- [Input data]:
───
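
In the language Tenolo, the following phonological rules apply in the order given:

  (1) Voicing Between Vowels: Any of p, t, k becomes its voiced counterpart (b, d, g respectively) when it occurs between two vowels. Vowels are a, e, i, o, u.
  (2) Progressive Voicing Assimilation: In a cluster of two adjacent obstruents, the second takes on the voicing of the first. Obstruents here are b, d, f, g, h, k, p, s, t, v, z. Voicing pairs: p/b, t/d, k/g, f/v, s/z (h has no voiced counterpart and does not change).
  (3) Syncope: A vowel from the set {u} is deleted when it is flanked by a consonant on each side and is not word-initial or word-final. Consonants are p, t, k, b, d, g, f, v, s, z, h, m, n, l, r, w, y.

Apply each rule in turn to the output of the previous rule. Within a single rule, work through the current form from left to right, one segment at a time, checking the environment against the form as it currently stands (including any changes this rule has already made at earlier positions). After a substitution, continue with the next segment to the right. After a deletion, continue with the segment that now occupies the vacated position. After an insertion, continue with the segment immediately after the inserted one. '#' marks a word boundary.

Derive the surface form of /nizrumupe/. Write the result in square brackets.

(1) Voicing Between Vowels: [nizrumupe] → [nizrumube]
(2) Progressive Voicing Assimilation: no change — [nizrumube]
(3) Syncope: [nizrumube] → [nizrmbe]

[nizrmbe]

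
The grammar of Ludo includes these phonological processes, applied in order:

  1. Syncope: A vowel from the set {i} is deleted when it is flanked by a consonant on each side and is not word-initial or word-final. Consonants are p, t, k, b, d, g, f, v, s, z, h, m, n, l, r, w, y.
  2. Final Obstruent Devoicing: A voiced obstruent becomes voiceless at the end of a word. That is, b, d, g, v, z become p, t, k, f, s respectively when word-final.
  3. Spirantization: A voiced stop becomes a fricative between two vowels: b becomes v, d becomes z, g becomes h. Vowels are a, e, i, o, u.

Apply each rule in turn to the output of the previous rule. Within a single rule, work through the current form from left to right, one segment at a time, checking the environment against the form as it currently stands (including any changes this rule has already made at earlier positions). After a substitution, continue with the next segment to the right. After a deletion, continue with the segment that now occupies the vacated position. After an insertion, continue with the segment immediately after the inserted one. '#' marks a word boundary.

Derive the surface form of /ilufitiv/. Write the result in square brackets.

[iluftf]

1 Syncope: [ilufitiv] → [iluftv]
2 Final Obstruent Devoicing: [iluftv] → [iluftf]
3 Spirantization: no change — [iluftf]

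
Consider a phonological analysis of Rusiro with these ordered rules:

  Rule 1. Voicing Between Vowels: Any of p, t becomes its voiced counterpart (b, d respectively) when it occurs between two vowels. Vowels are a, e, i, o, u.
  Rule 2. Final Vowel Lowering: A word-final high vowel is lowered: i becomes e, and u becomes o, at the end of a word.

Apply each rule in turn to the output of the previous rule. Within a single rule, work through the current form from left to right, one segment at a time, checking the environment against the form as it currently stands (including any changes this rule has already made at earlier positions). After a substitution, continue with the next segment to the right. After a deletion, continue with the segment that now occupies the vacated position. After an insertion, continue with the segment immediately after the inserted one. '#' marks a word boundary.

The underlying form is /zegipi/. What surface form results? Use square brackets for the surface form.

Rule 1 Voicing Between Vowels: [zegipi] → [zegibi]
Rule 2 Final Vowel Lowering: [zegibi] → [zegibe]

[zegibe]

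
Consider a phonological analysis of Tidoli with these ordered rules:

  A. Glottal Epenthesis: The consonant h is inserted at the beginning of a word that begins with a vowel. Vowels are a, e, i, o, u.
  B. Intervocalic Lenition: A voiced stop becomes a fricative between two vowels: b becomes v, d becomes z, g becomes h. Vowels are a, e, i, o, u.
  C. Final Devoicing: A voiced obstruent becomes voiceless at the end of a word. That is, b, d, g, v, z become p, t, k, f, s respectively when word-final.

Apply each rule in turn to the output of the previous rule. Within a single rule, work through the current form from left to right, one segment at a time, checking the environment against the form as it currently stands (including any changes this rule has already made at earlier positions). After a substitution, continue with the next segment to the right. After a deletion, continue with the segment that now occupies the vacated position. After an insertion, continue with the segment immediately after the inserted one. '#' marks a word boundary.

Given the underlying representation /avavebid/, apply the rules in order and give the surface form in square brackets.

A Glottal Epenthesis: [avavebid] → [havavebid]
B Intervocalic Lenition: [havavebid] → [havavevid]
C Final Devoicing: [havavevid] → [havavevit]

[havavevit]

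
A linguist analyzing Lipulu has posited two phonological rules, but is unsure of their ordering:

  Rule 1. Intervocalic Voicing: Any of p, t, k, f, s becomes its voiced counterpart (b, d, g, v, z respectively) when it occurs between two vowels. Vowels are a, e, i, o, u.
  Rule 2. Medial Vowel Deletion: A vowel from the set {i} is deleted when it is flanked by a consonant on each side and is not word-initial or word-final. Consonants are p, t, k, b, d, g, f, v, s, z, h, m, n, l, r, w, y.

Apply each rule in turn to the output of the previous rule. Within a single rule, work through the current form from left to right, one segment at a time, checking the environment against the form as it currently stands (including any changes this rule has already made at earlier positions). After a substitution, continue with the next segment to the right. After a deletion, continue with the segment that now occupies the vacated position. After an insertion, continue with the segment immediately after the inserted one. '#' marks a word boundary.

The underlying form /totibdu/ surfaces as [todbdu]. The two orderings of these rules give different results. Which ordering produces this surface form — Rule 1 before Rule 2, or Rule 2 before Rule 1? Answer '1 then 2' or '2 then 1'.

1 then 2

Order 1 then 2:
  1 Intervocalic Voicing: [totibdu] → [todibdu]
  2 Medial Vowel Deletion: [todibdu] → [todbdu]
  result: [todbdu]
Order 2 then 1:
  2 Medial Vowel Deletion: [totibdu] → [totbdu]
  1 Intervocalic Voicing: no change — [totbdu]
  result: [totbdu]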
───
- [What is expected]:
When you copy the material, keep every line exactly as it stands.

- [Result]:
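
In the language Tenolo, the following phonological rules apply in the order given:

  (1) Voicing Between Vowels: Any of p, t, k becomes its voiced counterpart (b, d, g respectively) when it occurs between two vowels. Vowels are a, e, i, o, u.
  (2) Progressive Voicing Assimilation: In a cluster of two adjacent obstruents, the second takes on the voicing of the first. Obstruents here are b, d, f, g, h, k, p, s, t, v, z. Voicing pairs: p/b, t/d, k/g, f/v, s/z (h has no voiced counterpart and does not change).
  (3) Syncope: A vowel from the set {u} is deleted when it is flanked by a consonant on each side and is not word-initial or word-final. Consonants are p, t, k, b, d, g, f, v, s, z, h, m, n, l, r, w, y.

Apply each rule in turn to the output of the previous rule. Within a single rule, work through the current form from left to right, one segment at a time, checking the environment against the form as it currently stands (including any changes this rule has already made at earlier positions). After a substitution, continue with the next segment to the right. After a deletion, continue with the segment that now occupies the vacated position. After an insertion, continue with the segment immediately after the inserted one. '#' marks a word boundary.

Derive the surface form of /nizrumupe/. Write the result in square brackets.

(1) Voicing Between Vowels: [nizrumupe] → [nizrumube]
(2) Progressive Voicing Assimilation: no change — [nizrumube]
(3) Syncope: [nizrumube] → [nizrmbe]

[nizrmbe]

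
The grammar of Ludo includes these phonological processes, applied in order:

  1. Syncope: A vowel from the set {i} is deleted when it is flanked by a consonant on each side and is not word-initial or word-final. Consonants are p, t, k, b, d, g, f, v, s, z, h, m, n, l, r, w, y.
  2. Final Obstruent Devoicing: A voiced obstruent becomes voiceless at the end of a word. That is, b, d, g, v, z become p, t, k, f, s respectively when word-final.
  3. Spirantization: A voiced stop becomes a fricative between two vowels: b becomes v, d becomes z, g becomes h. Vowels are a, e, i, o, u.

Apply each rule in turn to the output of the previous rule. Within a single rule, work through the current form from left to right, one segment at a time, checking the environment against the form as it currently stands (including any changes this rule has already made at earlier positions). After a substitution, continue with the next segment to the right. After a deletion, continue with the segment that now occupies the vacated position. After an insertion, continue with the segment immediately after the inserted one. '#' marks a word boundary.

Derive the surface form of /ilufitiv/. Write the result in square brackets.

[iluftf]

1 Syncope: [ilufitiv] → [iluftv]
2 Final Obstruent Devoicing: [iluftv] → [iluftf]
3 Spirantization: no change — [iluftf]

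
Consider a phonological analysis of Rusiro with these ordered rules:

  Rule 1. Voicing Between Vowels: Any of p, t becomes its voiced counterpart (b, d respectively) when it occurs between two vowels. Vowels are a, e, i, o, u.
  Rule 2. Final Vowel Lowering: A word-final high vowel is lowered: i becomes e, and u becomes o, at the end of a word.

Apply each rule in turn to the output of the previous rule. Within a single rule, work through the current form from left to right, one segment at a time, checking the environment against the form as it currently stands (including any changes this rule has already made at earlier positions). After a substitution, continue with the next segment to the right. After a deletion, continue with the segment that now occupies the vacated position. After an insertion, continue with the segment immediately after the inserted one. '#' marks a word boundary.

The underlying form is /zegipi/. What surface form results? Use square brackets for the surface form.

Rule 1 Voicing Between Vowels: [zegipi] → [zegibi]
Rule 2 Final Vowel Lowering: [zegibi] → [zegibe]

[zegibe]

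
Consider a phonological analysis of Tidoli with these ordered rules:

  A. Glottal Epenthesis: The consonant h is inserted at the beginning of a word that begins with a vowel. Vowels are a, e, i, o, u.
  B. Intervocalic Lenition: A voiced stop becomes a fricative between two vowels: b becomes v, d becomes z, g becomes h. Vowels are a, e, i, o, u.
  C. Final Devoicing: A voiced obstruent becomes voiceless at the end of a word. That is, b, d, g, v, z become p, t, k, f, s respectively when word-final.

Apply each rule in turn to the output of the previous rule. Within a single rule, work through the current form from left to right, one segment at a time, checking the environment against the form as it currently stands (including any changes this rule has already made at earlier positions). After a substitution, continue with the next segment to the right. After a deletion, continue with the segment that now occupies the vacated position. After an insertion, continue with the segment immediately after the inserted one. '#' marks a word boundary.

Given the underlying representation /avavebid/, apply the rules in order and give the surface form in square brackets.

A Glottal Epenthesis: [avavebid] → [havavebid]
B Intervocalic Lenition: [havavebid] → [havavevid]
C Final Devoicing: [havavevid] → [havavevit]

[havavevit]

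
A linguist analyzing Lipulu has posited two phonological rules, but is unsure of their ordering:

  Rule 1. Intervocalic Voicing: Any of p, t, k, f, s becomes its voiced counterpart (b, d, g, v, z respectively) when it occurs between two vowels. Vowels are a, e, i, o, u.
  Rule 2. Medial Vowel Deletion: A vowel from the set {i} is deleted when it is flanked by a consonant on each side and is not word-initial or word-final. Consonants are p, t, k, b, d, g, f, v, s, z, h, m, n, l, r, w, y.

Apply each rule in turn to the output of the previous rule. Within a single rule, work through the current form from left to right, one segment at a time, checking the environment against the form as it currently stands (including any changes this rule has already made at earlier positions). After a substitution, continue with the next segment to the right. After a deletion, continue with the segment that now occupies the vacated position. After an insertion, continue with the segment immediately after the inserted one. '#' marks a word boundary.

The underlying form /totibdu/ surfaces as [todbdu]. The two orderings of these rules give different results. Which ordering produces this surface form — Rule 1 before Rule 2, or Rule 2 before Rule 1? Answer '1 then 2' or '2 then 1'.

1 then 2

Order 1 then 2:
  1 Intervocalic Voicing: [totibdu] → [todibdu]
  2 Medial Vowel Deletion: [todibdu] → [todbdu]
  result: [todbdu]
Order 2 then 1:
  2 Medial Vowel Deletion: [totibdu] → [totbdu]
  1 Intervocalic Voicing: no change — [totbdu]
  result: [totbdu]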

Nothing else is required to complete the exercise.